** Opening INFORMATION GIVEN block **

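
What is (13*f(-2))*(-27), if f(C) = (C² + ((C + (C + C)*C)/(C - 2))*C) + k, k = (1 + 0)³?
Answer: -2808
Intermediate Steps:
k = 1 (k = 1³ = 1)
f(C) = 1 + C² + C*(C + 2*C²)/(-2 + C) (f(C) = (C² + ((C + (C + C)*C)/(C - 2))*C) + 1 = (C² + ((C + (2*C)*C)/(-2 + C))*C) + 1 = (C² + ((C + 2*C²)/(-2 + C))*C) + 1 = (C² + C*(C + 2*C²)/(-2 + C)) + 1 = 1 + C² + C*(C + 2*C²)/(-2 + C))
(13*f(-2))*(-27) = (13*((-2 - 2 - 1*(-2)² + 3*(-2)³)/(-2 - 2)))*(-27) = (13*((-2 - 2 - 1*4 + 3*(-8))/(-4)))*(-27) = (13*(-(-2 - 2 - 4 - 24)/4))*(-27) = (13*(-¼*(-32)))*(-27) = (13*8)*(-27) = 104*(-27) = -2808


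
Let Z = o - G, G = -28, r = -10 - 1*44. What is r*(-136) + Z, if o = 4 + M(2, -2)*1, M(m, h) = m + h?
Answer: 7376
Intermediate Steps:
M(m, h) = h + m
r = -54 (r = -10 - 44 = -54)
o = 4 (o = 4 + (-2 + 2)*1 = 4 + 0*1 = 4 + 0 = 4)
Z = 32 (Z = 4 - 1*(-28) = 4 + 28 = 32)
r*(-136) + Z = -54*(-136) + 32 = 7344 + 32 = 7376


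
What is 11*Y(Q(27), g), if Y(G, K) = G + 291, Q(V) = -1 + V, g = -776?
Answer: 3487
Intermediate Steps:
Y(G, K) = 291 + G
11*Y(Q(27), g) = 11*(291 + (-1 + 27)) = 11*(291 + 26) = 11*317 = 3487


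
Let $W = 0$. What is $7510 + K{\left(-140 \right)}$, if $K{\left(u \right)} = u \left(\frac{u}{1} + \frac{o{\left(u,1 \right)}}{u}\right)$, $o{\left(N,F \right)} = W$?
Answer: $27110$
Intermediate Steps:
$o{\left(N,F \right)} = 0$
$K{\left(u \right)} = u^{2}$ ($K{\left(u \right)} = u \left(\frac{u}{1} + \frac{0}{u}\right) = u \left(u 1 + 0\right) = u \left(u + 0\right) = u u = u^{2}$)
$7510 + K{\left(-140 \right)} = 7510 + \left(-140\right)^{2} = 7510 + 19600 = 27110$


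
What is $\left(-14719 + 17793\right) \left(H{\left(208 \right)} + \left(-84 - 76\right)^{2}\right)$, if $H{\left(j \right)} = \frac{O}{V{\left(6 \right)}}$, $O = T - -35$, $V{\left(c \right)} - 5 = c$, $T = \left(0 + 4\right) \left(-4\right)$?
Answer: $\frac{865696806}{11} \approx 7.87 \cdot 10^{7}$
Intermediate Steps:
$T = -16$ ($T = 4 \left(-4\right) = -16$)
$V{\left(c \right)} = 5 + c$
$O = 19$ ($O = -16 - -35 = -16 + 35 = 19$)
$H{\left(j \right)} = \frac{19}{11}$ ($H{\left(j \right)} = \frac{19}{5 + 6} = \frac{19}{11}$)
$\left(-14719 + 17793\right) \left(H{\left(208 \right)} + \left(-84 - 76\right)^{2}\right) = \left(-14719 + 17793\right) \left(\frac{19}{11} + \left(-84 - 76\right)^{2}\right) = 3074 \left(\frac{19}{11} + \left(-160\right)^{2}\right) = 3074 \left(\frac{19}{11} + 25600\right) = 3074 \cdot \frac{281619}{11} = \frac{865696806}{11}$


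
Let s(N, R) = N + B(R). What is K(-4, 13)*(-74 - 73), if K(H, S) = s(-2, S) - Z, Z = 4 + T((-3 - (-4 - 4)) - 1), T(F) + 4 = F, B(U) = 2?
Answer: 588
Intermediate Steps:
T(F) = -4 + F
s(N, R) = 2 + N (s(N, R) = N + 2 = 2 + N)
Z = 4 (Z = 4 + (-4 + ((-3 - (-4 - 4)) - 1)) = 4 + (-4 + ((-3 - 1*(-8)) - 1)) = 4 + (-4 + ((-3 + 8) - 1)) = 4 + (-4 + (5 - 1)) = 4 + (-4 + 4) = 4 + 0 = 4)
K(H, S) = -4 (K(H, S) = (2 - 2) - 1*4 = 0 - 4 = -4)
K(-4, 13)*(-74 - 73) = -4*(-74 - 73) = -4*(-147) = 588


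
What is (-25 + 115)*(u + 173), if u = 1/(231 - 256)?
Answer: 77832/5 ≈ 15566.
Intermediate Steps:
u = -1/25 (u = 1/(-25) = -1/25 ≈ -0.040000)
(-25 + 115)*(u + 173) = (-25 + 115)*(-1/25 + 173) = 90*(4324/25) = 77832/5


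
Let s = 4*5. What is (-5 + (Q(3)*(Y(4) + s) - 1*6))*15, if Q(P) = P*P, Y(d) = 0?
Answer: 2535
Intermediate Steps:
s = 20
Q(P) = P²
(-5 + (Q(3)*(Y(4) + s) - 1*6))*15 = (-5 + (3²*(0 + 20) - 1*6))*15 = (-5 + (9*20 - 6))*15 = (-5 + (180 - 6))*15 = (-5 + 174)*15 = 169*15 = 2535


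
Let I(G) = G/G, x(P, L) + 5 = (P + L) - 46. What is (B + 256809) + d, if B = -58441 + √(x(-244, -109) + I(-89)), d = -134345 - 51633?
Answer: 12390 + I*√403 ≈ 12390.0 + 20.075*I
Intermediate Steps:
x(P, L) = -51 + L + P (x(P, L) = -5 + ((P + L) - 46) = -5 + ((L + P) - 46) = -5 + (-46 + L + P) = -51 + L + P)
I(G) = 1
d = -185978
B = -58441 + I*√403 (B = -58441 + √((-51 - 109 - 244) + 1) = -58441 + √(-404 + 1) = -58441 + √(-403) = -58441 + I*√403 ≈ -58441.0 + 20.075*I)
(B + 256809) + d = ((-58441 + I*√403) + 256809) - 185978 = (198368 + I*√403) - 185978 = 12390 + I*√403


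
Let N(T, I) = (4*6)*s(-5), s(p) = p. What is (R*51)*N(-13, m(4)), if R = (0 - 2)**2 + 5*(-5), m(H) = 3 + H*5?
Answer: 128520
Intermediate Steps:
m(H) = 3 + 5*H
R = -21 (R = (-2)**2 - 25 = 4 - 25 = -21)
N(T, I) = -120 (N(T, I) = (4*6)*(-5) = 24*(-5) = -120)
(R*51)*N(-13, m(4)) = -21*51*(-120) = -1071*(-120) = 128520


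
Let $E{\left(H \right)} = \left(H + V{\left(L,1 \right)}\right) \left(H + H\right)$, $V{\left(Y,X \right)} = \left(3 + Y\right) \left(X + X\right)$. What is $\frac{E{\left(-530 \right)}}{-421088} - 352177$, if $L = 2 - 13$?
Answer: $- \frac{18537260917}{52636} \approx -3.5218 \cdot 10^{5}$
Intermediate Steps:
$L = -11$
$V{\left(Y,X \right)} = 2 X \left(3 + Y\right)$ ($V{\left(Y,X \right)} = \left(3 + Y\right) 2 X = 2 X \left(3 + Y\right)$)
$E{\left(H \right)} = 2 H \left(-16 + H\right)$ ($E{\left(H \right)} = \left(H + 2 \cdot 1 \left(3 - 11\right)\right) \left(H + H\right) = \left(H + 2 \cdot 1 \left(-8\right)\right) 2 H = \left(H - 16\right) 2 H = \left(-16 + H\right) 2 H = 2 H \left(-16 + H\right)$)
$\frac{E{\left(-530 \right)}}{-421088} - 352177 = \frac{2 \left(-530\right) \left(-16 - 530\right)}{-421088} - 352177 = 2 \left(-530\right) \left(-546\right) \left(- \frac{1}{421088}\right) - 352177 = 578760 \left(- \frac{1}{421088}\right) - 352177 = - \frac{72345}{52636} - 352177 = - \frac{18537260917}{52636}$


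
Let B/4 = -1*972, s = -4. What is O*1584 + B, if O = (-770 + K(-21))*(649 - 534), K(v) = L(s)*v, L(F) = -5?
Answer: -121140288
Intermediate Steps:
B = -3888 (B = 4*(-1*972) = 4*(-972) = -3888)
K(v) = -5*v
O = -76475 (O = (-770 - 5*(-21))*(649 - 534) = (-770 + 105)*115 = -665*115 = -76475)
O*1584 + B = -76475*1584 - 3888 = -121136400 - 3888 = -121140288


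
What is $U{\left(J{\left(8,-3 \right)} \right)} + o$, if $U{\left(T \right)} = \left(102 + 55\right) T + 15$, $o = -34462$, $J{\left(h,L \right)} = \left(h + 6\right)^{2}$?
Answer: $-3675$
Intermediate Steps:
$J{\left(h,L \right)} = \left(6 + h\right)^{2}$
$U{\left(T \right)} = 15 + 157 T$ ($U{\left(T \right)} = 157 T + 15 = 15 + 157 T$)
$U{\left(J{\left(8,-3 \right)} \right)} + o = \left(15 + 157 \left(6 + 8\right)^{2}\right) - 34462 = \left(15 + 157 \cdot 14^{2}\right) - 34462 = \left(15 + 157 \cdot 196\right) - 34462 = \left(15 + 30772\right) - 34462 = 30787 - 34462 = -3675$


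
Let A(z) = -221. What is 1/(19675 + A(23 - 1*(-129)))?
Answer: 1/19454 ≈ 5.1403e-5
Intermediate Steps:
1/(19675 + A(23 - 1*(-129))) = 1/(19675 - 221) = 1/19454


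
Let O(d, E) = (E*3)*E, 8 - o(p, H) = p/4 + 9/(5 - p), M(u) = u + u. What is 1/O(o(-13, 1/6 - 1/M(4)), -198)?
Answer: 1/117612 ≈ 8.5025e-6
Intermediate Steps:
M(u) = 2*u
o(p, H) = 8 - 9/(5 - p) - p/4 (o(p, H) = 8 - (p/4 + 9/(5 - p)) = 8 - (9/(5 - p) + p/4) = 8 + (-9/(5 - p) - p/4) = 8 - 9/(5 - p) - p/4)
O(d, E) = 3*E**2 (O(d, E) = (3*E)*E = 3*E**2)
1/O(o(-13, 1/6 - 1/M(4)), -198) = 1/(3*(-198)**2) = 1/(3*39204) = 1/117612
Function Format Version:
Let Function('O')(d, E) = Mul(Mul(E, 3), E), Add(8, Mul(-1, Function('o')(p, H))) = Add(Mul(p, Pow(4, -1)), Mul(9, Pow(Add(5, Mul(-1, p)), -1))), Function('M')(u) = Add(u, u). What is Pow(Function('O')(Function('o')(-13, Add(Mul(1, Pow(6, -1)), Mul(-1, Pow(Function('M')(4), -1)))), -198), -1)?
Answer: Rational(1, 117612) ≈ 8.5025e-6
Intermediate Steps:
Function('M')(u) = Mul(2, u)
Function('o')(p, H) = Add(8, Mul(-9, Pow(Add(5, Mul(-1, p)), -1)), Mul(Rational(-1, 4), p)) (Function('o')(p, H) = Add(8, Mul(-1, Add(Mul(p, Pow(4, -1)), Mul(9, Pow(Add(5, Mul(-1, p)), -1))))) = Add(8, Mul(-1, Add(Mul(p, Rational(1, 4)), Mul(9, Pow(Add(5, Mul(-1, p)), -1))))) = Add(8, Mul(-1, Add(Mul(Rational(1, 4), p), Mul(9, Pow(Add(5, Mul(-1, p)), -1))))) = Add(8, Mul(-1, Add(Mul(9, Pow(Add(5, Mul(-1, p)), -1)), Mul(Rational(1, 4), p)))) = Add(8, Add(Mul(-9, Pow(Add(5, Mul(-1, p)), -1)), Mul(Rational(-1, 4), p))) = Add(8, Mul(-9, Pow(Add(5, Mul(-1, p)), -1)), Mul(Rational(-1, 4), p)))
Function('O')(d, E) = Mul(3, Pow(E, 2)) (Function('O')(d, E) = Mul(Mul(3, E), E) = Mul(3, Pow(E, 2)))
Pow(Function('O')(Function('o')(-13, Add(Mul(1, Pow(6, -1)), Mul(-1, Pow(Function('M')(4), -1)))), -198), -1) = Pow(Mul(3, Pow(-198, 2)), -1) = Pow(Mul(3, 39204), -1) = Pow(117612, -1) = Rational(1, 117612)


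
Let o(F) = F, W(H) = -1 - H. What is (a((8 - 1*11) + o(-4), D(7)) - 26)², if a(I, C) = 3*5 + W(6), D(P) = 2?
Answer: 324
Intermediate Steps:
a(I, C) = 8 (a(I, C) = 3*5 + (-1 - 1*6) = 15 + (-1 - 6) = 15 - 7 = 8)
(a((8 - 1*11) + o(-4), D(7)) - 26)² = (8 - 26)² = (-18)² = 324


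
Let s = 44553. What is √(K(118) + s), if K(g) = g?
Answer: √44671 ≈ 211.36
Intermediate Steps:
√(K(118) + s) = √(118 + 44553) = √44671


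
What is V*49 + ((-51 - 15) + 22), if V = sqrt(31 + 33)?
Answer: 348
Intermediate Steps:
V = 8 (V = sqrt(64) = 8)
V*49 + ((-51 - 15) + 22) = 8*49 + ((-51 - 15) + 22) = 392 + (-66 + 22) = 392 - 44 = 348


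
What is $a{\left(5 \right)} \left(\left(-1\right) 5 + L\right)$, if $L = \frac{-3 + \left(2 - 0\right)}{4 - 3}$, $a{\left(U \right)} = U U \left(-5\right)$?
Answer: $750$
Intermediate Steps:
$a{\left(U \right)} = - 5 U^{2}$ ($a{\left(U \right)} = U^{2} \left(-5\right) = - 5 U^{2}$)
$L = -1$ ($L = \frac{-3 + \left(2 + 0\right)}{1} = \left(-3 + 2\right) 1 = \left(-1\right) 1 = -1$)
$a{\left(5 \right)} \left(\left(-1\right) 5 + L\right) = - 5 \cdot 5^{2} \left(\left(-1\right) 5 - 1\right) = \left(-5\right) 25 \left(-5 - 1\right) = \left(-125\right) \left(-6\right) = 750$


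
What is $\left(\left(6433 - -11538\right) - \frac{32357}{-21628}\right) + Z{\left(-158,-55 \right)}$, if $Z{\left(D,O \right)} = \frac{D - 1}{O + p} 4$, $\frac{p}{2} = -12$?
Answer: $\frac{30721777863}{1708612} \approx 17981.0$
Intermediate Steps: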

** Closing INFORMATION GIVEN block **

THE PROBLEM: Please output the lines of the listing above that fall in the stretch from the one with "Let A(z) = -221." through the one with "Answer: Rational(1, 117612) ≈ 8.5025e-6", exactly and only those.

PROBLEM SOLUTION:
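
Let A(z) = -221. What is 1/(19675 + A(23 - 1*(-129)))?
Answer: 1/19454 ≈ 5.1403e-5
Intermediate Steps:
1/(19675 + A(23 - 1*(-129))) = 1/(19675 - 221) = 1/19454


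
Let O(d, E) = (E*3)*E, 8 - o(p, H) = p/4 + 9/(5 - p), M(u) = u + u. What is 1/O(o(-13, 1/6 - 1/M(4)), -198)?
Answer: 1/117612 ≈ 8.5025e-6
Intermediate Steps:
M(u) = 2*u
o(p, H) = 8 - 9/(5 - p) - p/4 (o(p, H) = 8 - (p/4 + 9/(5 - p)) = 8 - (9/(5 - p) + p/4) = 8 + (-9/(5 - p) - p/4) = 8 - 9/(5 - p) - p/4)
O(d, E) = 3*E**2 (O(d, E) = (3*E)*E = 3*E**2)
1/O(o(-13, 1/6 - 1/M(4)), -198) = 1/(3*(-198)**2) = 1/(3*39204) = 1/117612
Function Format Version:
Let Function('O')(d, E) = Mul(Mul(E, 3), E), Add(8, Mul(-1, Function('o')(p, H))) = Add(Mul(p, Pow(4, -1)), Mul(9, Pow(Add(5, Mul(-1, p)), -1))), Function('M')(u) = Add(u, u). What is Pow(Function('O')(Function('o')(-13, Add(Mul(1, Pow(6, -1)), Mul(-1, Pow(Function('M')(4), -1)))), -198), -1)?
Answer: Rational(1, 117612) ≈ 8.5025e-6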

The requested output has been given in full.